### Work instruction
Set the following entries down again exactly, line by line.

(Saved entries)
+ + + + +

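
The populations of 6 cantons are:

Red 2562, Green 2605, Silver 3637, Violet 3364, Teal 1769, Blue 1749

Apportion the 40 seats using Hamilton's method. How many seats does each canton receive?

Red: 7, Green: 7, Silver: 9, Violet: 9, Teal: 4, Blue: 4

Standard divisor: 15686 ÷ 40 ≈ 392.15.
Standard quotas: Red 6.533, Green 6.643, Silver 9.275, Violet 8.578, Teal 4.511, Blue 4.460.
Lower quotas: Red 6, Green 6, Silver 9, Violet 8, Teal 4, Blue 4 (sum 37, leaving 3 seats).
Remainders in descending order: Green 0.643, Violet 0.578, Red 0.533, Teal 0.511, Blue 0.460, Silver 0.275.
Largest remainders: Green, Violet, Red receive the extra seats.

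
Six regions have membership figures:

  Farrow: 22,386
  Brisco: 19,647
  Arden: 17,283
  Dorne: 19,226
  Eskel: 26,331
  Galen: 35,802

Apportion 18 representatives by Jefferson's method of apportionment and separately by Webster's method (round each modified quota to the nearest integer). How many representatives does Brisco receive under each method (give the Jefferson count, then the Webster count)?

Jefferson: Farrow 3, Brisco 2, Arden 2, Dorne 2, Eskel 4, Galen 5.
Webster: Farrow 3, Brisco 3, Arden 2, Dorne 2, Eskel 3, Galen 5.
Brisco gets 2 under Jefferson and 3 under Webster.

2 and 3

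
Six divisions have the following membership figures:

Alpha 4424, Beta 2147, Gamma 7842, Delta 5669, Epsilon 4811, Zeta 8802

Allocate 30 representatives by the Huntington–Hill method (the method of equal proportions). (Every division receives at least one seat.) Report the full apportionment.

With divisor 1126: modified quotas Alpha 3.929, Beta 1.907, Gamma 6.964, Delta 5.035, Epsilon 4.273, Zeta 7.817.
Geometric-mean thresholds: Alpha √(3·4)=3.464, Beta √(1·2)=1.414, Gamma √(6·7)=6.481, Delta √(5·6)=5.477, Epsilon √(4·5)=4.472, Zeta √(7·8)=7.483.
Each quota rounded against its threshold gives Alpha 4, Beta 2, Gamma 7, Delta 5, Epsilon 4, Zeta 8 (total 30).

Alpha=4, Beta=2, Gamma=7, Delta=5, Epsilon=4, Zeta=8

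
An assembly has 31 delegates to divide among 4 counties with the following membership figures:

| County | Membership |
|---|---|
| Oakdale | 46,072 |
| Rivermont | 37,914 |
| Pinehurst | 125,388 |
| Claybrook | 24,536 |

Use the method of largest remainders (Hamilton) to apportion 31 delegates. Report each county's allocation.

Standard divisor: 233910 ÷ 31 ≈ 7545.484.
Standard quotas: Oakdale 6.1059, Rivermont 5.0247, Pinehurst 16.6176, Claybrook 3.2517.
Lower quotas: Oakdale 6, Rivermont 5, Pinehurst 16, Claybrook 3 (sum 30, leaving 1 seat).
Remainders in descending order: Pinehurst 0.6176, Claybrook 0.2517, Oakdale 0.1059, Rivermont 0.0247.
The surplus seat goes to Pinehurst.

Oakdale 6, Rivermont 5, Pinehurst 17, Claybrook 3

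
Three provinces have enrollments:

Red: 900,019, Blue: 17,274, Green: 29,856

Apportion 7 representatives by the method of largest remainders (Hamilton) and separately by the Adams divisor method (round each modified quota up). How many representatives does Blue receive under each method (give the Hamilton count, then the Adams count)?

0 and 1

Hamilton: Red 7, Blue 0, Green 0.
Adams: Red 5, Blue 1, Green 1.
Blue gets 0 under Hamilton and 1 under Adams.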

+ + + + +

### Result of this task
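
The populations of 6 cantons are:

Red 2562, Green 2605, Silver 3637, Violet 3364, Teal 1769, Blue 1749

Apportion the 40 seats using Hamilton's method. How many seats does each canton receive?

Red: 7, Green: 7, Silver: 9, Violet: 9, Teal: 4, Blue: 4

Standard divisor: 15686 ÷ 40 ≈ 392.15.
Standard quotas: Red 6.533, Green 6.643, Silver 9.275, Violet 8.578, Teal 4.511, Blue 4.460.
Lower quotas: Red 6, Green 6, Silver 9, Violet 8, Teal 4, Blue 4 (sum 37, leaving 3 seats).
Remainders in descending order: Green 0.643, Violet 0.578, Red 0.533, Teal 0.511, Blue 0.460, Silver 0.275.
Largest remainders: Green, Violet, Red receive the extra seats.

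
Six regions have membership figures:

  Farrow: 22,386
  Brisco: 19,647
  Arden: 17,283
  Dorne: 19,226
  Eskel: 26,331
  Galen: 35,802

Apportion 18 representatives by Jefferson's method of apportionment and separately by Webster's method (round each modified quota to the nearest integer). How many representatives does Brisco receive under each method (give the Jefferson count, then the Webster count)?

Jefferson: Farrow 3, Brisco 2, Arden 2, Dorne 2, Eskel 4, Galen 5.
Webster: Farrow 3, Brisco 3, Arden 2, Dorne 2, Eskel 3, Galen 5.
Brisco gets 2 under Jefferson and 3 under Webster.

2 and 3

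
Six divisions have the following membership figures:

Alpha 4424, Beta 2147, Gamma 7842, Delta 5669, Epsilon 4811, Zeta 8802

Allocate 30 representatives by the Huntington–Hill method (the method of equal proportions). (Every division receives at least one seat.) Report the full apportionment.

With divisor 1126: modified quotas Alpha 3.929, Beta 1.907, Gamma 6.964, Delta 5.035, Epsilon 4.273, Zeta 7.817.
Geometric-mean thresholds: Alpha √(3·4)=3.464, Beta √(1·2)=1.414, Gamma √(6·7)=6.481, Delta √(5·6)=5.477, Epsilon √(4·5)=4.472, Zeta √(7·8)=7.483.
Each quota rounded against its threshold gives Alpha 4, Beta 2, Gamma 7, Delta 5, Epsilon 4, Zeta 8 (total 30).

Alpha=4, Beta=2, Gamma=7, Delta=5, Epsilon=4, Zeta=8

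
An assembly has 31 delegates to divide among 4 counties with the following membership figures:

| County | Membership |
|---|---|
| Oakdale | 46,072 |
| Rivermont | 37,914 |
| Pinehurst | 125,388 |
| Claybrook | 24,536 |

Use the method of largest remainders (Hamilton) to apportion 31 delegates. Report each county's allocation.

Standard divisor: 233910 ÷ 31 ≈ 7545.484.
Standard quotas: Oakdale 6.1059, Rivermont 5.0247, Pinehurst 16.6176, Claybrook 3.2517.
Lower quotas: Oakdale 6, Rivermont 5, Pinehurst 16, Claybrook 3 (sum 30, leaving 1 seat).
Remainders in descending order: Pinehurst 0.6176, Claybrook 0.2517, Oakdale 0.1059, Rivermont 0.0247.
The surplus seat goes to Pinehurst.

Oakdale 6, Rivermont 5, Pinehurst 17, Claybrook 3

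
Three provinces have enrollments:

Red: 900,019, Blue: 17,274, Green: 29,856

Apportion 7 representatives by the method of largest remainders (Hamilton) and separately by the Adams divisor method (round each modified quota up). How many representatives does Blue receive under each method (give the Hamilton count, then the Adams count)?

0 and 1

Hamilton: Red 7, Blue 0, Green 0.
Adams: Red 5, Blue 1, Green 1.
Blue gets 0 under Hamilton and 1 under Adams.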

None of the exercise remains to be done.